# TASK OBJECTIVE:
Go to the line holding "Let O(K) = K*K**2." in the entries below and write out exactly every line down to and including the line holding "Answer: -103536".

# RECORDS:
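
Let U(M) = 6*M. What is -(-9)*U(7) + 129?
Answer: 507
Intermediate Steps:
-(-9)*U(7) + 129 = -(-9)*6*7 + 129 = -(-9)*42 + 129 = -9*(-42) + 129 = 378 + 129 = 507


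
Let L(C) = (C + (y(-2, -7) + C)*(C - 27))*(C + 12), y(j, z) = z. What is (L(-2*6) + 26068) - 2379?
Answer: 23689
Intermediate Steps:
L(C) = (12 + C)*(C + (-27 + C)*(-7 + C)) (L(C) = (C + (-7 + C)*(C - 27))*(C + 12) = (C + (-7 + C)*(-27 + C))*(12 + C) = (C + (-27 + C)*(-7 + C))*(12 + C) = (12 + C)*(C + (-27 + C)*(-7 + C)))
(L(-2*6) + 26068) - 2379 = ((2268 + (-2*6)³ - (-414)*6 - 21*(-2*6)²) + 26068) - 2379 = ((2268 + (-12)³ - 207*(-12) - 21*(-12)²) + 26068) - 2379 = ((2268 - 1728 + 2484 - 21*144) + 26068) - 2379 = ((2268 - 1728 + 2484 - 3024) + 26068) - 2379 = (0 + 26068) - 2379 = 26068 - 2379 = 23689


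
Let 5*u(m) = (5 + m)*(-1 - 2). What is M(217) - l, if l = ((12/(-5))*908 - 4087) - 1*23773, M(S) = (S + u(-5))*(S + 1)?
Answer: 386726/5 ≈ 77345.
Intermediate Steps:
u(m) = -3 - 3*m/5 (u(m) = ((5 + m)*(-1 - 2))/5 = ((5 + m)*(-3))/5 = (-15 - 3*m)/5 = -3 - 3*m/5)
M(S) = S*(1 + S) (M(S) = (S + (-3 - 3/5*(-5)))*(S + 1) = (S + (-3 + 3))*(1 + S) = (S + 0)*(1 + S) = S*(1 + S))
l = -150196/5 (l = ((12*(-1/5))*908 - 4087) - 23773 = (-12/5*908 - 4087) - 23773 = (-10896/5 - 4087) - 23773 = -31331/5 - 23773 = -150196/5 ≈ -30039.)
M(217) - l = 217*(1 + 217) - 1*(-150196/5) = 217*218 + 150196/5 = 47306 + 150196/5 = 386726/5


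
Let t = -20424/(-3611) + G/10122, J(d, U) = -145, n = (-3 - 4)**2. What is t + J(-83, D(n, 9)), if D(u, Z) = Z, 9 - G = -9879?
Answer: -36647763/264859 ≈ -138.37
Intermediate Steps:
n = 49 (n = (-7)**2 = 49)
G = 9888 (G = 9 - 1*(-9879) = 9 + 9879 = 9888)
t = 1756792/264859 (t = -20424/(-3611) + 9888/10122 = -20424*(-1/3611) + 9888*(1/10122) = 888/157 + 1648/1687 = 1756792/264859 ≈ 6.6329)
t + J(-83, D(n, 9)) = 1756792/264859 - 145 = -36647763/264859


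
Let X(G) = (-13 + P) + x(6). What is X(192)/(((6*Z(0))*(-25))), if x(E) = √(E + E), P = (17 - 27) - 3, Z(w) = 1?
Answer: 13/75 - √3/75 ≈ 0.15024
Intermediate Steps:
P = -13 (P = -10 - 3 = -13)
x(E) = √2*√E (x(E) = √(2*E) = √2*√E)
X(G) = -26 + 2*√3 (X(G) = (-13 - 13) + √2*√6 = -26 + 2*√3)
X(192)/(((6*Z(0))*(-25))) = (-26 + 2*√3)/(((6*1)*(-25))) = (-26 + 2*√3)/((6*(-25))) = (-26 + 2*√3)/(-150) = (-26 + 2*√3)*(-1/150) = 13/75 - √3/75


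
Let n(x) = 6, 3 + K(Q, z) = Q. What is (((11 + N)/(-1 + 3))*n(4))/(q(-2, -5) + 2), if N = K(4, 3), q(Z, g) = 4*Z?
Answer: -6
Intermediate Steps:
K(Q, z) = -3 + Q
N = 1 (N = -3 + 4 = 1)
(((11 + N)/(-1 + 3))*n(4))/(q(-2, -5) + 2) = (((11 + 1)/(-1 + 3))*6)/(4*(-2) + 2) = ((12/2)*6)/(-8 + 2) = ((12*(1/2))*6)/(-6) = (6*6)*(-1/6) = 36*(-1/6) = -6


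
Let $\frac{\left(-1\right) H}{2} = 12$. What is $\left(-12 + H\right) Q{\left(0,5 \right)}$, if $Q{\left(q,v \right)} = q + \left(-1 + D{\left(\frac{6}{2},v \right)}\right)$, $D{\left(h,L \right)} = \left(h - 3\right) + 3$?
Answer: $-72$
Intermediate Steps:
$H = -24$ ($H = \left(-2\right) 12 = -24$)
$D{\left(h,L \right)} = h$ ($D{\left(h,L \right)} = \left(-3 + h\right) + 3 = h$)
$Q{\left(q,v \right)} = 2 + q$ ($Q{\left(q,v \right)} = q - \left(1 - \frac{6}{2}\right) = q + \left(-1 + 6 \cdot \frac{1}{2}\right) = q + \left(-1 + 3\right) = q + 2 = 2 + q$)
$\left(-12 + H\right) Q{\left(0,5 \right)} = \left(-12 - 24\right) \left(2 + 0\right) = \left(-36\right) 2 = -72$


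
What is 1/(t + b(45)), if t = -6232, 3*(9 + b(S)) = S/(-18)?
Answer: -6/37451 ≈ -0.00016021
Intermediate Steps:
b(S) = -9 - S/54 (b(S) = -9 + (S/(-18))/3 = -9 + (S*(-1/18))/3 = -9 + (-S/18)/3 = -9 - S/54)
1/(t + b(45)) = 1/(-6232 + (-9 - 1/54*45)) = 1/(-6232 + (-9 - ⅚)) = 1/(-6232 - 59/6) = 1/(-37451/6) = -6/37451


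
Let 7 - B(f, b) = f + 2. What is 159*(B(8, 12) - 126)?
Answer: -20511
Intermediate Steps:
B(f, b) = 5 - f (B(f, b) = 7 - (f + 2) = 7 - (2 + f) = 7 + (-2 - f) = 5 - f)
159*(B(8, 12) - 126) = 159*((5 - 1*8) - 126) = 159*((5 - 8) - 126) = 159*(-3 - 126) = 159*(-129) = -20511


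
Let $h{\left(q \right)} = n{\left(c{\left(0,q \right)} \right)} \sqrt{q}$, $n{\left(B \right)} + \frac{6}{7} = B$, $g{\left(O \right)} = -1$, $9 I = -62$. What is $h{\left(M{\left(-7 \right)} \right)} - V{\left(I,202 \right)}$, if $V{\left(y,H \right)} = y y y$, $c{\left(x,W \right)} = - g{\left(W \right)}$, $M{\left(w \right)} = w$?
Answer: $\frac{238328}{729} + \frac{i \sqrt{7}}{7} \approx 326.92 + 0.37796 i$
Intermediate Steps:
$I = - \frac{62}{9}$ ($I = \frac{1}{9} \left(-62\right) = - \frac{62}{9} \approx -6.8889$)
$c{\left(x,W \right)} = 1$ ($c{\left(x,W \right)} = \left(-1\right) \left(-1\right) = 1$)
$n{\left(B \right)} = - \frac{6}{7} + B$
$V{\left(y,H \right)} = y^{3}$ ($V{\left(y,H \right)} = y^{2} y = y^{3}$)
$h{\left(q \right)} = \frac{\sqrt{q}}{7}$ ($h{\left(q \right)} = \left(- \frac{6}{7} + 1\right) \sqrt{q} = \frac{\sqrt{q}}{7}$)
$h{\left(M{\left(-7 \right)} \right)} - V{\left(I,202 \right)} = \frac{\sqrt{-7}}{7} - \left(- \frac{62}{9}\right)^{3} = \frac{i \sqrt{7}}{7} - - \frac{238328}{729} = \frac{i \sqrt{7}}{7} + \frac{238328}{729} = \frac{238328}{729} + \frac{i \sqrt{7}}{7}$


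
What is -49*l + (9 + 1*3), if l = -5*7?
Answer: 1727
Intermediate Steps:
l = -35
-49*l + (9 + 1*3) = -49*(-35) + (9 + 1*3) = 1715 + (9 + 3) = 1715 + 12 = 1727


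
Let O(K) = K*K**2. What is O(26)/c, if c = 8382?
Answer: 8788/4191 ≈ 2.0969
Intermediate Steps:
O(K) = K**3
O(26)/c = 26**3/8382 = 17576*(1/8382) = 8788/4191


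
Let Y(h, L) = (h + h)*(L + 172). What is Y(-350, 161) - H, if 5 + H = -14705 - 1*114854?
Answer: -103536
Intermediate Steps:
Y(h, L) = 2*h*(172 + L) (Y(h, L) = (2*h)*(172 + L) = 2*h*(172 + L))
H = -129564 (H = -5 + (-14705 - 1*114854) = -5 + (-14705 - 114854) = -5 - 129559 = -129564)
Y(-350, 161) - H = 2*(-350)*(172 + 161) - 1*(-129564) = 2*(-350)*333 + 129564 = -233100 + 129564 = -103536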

--

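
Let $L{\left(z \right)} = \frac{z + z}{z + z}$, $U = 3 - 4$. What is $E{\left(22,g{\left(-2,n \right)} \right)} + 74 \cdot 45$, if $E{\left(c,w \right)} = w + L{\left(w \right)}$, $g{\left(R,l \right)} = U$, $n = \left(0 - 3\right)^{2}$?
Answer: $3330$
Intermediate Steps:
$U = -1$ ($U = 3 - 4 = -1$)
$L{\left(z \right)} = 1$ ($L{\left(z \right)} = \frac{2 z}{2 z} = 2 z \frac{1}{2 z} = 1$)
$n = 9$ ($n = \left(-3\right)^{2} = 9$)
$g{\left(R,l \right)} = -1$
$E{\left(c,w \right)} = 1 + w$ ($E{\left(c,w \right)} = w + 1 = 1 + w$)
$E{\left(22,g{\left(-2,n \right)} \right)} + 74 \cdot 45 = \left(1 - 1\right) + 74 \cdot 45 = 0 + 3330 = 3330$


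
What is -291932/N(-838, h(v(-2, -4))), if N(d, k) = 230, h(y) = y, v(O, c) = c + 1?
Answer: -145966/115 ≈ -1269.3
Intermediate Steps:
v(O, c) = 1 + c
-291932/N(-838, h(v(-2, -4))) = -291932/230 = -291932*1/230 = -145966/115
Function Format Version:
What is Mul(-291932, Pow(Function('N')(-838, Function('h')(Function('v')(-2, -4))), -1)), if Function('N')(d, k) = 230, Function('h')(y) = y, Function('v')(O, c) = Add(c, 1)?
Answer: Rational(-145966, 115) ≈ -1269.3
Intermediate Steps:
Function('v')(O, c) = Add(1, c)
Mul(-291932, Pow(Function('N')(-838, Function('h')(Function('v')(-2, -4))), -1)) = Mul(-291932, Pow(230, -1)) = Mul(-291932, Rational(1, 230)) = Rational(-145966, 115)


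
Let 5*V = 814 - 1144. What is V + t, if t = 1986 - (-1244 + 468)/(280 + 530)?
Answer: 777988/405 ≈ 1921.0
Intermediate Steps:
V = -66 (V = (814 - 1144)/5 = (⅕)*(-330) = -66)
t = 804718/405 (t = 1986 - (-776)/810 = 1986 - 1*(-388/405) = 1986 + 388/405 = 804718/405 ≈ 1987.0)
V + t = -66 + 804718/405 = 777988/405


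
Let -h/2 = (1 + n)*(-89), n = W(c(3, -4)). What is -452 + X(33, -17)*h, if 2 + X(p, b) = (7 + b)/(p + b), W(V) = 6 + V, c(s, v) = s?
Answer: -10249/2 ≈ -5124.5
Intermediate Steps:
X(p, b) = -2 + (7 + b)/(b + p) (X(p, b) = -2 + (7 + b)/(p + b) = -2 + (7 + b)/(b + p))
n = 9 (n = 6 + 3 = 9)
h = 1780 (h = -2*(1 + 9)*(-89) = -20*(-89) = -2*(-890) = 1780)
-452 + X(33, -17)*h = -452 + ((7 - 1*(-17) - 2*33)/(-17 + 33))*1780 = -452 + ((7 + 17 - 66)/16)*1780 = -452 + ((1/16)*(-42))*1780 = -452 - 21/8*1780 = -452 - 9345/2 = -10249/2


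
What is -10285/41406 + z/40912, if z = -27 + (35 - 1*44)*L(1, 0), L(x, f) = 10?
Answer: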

# ANSWER TO THE EXERCISE:
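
Let O(K) = K*K**2. What is O(26)/c, if c = 8382?
Answer: 8788/4191 ≈ 2.0969
Intermediate Steps:
O(K) = K**3
O(26)/c = 26**3/8382 = 17576*(1/8382) = 8788/4191


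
Let Y(h, L) = (h + h)*(L + 172). What is Y(-350, 161) - H, if 5 + H = -14705 - 1*114854?
Answer: -103536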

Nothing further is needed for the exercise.